┌─ Information supplied
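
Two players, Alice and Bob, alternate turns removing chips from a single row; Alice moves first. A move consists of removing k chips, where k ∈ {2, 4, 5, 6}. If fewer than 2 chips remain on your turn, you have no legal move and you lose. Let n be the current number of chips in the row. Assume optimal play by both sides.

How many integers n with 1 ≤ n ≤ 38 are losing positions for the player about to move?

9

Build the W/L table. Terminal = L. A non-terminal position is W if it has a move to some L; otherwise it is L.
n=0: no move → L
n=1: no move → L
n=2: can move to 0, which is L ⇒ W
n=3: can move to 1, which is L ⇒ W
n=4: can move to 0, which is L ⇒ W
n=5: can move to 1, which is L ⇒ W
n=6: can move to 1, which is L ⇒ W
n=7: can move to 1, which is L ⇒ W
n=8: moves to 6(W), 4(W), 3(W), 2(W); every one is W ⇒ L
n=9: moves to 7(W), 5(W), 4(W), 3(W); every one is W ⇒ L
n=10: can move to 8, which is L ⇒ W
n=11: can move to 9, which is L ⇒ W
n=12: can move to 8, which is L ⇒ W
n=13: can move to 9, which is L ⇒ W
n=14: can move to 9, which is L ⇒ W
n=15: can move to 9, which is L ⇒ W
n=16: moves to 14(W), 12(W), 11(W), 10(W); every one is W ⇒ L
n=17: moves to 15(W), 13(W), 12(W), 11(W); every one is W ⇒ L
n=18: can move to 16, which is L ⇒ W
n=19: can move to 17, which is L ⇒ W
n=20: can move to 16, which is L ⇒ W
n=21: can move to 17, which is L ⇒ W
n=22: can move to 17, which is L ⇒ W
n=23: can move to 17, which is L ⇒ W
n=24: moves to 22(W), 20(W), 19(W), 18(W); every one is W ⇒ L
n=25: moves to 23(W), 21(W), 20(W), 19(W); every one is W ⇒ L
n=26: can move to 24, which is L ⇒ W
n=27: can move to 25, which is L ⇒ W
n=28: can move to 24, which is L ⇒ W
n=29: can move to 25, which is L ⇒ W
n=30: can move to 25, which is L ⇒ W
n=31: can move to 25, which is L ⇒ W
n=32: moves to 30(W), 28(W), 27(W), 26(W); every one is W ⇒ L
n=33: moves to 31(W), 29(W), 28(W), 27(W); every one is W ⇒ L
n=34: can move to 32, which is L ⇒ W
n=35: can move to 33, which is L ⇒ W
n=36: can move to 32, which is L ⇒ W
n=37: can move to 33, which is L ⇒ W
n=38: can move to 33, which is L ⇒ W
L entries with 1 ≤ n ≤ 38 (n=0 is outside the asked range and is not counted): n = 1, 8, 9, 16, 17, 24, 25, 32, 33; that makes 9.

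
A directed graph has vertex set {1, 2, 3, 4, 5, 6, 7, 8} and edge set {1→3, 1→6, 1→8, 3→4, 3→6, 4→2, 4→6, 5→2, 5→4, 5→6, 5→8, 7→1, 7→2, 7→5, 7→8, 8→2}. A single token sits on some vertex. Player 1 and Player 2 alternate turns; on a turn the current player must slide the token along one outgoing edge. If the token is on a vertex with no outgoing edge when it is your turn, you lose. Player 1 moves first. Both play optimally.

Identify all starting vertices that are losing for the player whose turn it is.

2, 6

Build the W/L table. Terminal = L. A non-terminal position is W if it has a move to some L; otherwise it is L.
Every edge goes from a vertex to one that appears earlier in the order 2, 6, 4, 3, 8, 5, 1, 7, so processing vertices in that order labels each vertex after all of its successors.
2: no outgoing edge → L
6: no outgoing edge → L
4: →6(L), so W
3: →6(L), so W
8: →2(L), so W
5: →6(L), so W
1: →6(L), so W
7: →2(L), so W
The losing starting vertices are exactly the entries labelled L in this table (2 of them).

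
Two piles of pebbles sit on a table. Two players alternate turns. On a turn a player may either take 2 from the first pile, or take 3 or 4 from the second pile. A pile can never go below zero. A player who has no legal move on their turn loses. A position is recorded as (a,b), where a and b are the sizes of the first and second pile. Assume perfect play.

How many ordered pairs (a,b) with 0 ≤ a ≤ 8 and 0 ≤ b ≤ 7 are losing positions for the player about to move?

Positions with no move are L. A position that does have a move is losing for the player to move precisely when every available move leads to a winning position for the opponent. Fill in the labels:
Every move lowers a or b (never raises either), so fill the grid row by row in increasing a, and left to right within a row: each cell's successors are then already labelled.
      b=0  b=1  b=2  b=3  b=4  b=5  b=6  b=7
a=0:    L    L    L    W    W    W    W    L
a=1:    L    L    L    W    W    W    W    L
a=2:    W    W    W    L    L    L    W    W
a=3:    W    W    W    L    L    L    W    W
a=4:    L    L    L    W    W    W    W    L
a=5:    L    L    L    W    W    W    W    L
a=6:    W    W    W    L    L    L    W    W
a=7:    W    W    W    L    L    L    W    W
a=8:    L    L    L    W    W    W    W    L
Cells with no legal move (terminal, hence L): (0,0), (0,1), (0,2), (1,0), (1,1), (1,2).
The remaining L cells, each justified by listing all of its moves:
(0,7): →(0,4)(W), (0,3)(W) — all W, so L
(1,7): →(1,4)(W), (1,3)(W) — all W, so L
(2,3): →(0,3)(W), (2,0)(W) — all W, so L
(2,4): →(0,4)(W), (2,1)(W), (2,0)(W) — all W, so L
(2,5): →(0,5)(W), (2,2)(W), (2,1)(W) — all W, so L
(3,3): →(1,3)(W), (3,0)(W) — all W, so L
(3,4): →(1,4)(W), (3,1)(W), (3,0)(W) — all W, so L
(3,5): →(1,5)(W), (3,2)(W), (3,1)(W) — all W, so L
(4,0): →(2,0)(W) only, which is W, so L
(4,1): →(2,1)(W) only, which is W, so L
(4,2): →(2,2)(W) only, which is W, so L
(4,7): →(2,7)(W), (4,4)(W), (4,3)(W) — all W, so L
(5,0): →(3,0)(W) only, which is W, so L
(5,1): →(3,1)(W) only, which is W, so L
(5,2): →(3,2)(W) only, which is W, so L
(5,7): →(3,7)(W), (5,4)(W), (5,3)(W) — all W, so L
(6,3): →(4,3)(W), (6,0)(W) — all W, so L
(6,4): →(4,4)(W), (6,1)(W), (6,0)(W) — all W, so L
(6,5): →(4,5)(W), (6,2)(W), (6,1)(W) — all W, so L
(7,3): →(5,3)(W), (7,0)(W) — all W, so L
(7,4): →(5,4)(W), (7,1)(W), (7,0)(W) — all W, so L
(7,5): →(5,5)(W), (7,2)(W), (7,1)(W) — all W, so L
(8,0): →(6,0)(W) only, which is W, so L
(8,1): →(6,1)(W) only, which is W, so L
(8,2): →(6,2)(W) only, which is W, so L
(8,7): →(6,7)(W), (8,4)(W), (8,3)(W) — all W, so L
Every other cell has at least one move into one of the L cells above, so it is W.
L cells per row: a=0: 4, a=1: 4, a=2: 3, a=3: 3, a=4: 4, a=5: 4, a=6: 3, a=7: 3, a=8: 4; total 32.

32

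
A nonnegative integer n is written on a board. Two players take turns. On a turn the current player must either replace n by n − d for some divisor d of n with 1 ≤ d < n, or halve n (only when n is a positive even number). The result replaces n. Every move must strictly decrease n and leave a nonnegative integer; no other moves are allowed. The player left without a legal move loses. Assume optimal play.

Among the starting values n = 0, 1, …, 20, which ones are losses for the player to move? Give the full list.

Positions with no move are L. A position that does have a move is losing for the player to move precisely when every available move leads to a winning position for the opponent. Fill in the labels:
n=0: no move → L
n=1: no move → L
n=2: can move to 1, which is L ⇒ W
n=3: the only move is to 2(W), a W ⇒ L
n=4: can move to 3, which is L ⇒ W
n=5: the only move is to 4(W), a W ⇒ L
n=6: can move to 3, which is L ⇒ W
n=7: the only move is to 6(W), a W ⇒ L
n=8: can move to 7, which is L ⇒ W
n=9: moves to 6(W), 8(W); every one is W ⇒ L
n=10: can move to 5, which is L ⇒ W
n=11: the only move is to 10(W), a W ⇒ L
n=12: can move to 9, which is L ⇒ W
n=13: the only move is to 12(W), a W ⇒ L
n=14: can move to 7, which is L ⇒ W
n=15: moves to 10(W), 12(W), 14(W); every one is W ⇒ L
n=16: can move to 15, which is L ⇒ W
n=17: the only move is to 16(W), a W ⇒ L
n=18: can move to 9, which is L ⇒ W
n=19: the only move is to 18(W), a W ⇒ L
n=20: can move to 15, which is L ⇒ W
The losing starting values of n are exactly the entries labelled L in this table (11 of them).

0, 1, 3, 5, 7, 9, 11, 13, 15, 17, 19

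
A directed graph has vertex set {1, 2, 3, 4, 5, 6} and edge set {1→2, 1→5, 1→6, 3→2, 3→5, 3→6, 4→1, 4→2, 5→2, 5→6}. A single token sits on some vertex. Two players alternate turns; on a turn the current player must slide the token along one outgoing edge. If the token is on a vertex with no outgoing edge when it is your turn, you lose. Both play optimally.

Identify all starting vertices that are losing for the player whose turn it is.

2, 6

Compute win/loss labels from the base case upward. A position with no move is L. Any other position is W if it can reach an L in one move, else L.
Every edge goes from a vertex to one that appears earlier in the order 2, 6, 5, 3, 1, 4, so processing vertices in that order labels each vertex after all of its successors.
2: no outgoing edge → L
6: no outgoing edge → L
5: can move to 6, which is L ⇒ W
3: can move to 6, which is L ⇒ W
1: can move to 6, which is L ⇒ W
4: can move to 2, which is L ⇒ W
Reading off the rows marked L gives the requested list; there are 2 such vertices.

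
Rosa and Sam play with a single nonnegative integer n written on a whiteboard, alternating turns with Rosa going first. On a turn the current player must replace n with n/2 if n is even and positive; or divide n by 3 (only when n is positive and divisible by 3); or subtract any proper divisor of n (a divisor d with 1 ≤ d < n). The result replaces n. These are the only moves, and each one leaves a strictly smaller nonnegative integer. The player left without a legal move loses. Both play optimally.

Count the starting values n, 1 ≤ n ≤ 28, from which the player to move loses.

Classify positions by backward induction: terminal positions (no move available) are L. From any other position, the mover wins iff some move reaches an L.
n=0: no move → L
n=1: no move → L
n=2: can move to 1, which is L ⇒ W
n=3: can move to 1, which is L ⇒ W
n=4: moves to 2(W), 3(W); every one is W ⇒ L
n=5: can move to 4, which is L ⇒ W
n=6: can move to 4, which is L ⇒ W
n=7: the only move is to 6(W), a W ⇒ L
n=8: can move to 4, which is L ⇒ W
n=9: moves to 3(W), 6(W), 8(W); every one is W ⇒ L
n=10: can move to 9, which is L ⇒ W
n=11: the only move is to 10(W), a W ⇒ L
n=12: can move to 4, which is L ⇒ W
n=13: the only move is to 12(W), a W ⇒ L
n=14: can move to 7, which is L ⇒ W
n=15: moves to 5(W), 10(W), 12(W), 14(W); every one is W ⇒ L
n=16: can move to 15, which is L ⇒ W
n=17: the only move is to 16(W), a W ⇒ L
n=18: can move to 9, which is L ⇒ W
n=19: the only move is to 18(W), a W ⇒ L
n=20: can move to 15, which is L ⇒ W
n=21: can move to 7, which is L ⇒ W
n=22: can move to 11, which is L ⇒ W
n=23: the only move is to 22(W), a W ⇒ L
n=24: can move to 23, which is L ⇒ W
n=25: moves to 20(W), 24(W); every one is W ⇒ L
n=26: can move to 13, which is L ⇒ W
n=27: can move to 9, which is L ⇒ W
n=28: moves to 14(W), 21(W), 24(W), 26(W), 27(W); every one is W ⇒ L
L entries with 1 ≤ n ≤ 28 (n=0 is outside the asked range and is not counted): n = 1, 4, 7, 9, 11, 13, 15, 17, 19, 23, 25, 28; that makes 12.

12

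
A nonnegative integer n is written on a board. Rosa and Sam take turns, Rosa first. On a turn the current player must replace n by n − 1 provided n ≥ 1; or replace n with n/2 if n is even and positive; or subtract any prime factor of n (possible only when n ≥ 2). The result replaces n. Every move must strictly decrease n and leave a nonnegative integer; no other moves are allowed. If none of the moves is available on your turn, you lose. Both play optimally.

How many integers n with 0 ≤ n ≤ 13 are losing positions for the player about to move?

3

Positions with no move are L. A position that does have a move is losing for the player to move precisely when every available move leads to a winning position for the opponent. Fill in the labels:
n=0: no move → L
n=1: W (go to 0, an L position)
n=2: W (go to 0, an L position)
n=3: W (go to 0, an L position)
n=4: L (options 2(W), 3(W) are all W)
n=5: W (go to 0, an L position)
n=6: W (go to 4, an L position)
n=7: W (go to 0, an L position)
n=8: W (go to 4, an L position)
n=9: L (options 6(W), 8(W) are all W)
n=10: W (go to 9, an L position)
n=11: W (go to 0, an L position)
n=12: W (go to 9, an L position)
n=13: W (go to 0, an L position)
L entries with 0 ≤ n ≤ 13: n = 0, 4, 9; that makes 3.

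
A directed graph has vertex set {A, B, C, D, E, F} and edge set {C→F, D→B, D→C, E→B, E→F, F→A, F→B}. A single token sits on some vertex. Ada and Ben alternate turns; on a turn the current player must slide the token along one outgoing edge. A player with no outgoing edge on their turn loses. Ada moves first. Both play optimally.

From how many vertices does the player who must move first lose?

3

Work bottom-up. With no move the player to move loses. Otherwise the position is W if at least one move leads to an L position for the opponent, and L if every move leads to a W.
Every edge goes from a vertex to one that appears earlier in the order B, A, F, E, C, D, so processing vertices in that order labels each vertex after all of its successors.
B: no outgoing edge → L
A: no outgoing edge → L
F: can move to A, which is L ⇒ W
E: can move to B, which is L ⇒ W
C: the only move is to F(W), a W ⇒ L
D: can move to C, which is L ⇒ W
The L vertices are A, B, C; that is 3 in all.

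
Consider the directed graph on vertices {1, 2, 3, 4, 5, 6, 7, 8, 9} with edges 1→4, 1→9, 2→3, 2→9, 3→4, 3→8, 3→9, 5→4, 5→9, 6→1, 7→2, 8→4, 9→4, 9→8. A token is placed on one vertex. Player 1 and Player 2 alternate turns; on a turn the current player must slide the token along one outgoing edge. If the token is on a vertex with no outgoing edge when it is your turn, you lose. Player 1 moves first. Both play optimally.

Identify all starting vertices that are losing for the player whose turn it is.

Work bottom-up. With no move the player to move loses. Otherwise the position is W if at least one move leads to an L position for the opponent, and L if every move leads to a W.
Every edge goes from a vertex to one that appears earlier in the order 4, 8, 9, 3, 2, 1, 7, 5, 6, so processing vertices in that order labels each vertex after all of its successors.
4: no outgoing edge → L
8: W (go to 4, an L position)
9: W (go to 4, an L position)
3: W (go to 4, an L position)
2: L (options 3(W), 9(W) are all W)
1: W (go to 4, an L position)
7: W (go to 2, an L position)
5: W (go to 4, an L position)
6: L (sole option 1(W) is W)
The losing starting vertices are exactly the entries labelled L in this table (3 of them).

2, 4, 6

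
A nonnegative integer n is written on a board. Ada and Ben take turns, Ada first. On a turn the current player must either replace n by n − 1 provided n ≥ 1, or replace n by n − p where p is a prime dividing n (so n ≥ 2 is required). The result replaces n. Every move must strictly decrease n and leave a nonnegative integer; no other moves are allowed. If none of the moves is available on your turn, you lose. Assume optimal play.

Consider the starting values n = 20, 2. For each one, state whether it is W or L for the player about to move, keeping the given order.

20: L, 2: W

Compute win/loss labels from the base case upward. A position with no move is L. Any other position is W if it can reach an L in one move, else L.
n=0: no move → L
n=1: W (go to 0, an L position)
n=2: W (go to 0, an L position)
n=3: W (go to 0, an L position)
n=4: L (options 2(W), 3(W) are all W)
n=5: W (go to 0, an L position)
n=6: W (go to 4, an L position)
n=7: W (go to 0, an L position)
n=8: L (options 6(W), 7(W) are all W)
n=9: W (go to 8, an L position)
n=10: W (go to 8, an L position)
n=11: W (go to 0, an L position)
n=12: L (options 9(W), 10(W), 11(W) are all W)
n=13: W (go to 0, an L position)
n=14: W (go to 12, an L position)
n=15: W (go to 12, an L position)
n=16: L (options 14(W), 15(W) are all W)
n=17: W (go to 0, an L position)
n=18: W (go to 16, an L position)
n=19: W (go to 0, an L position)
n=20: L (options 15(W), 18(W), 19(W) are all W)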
└─
> [About this exercise]
Among the lines above, find the ones containing "number" and copy them.

> [Task response]
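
Two players, Alice and Bob, alternate turns removing chips from a single row; Alice moves first. A move consists of removing k chips, where k ∈ {2, 4, 5, 6}. If fewer than 2 chips remain on your turn, you have no legal move and you lose. Let n be the current number of chips in the row. Assume optimal play by both sides.
A nonnegative integer n is written on a board. Two players take turns. On a turn the current player must either replace n by n − d for some divisor d of n with 1 ≤ d < n, or halve n (only when n is a positive even number). The result replaces n. Every move must strictly decrease n and leave a nonnegative integer; no other moves are allowed. The player left without a legal move loses. Assume optimal play.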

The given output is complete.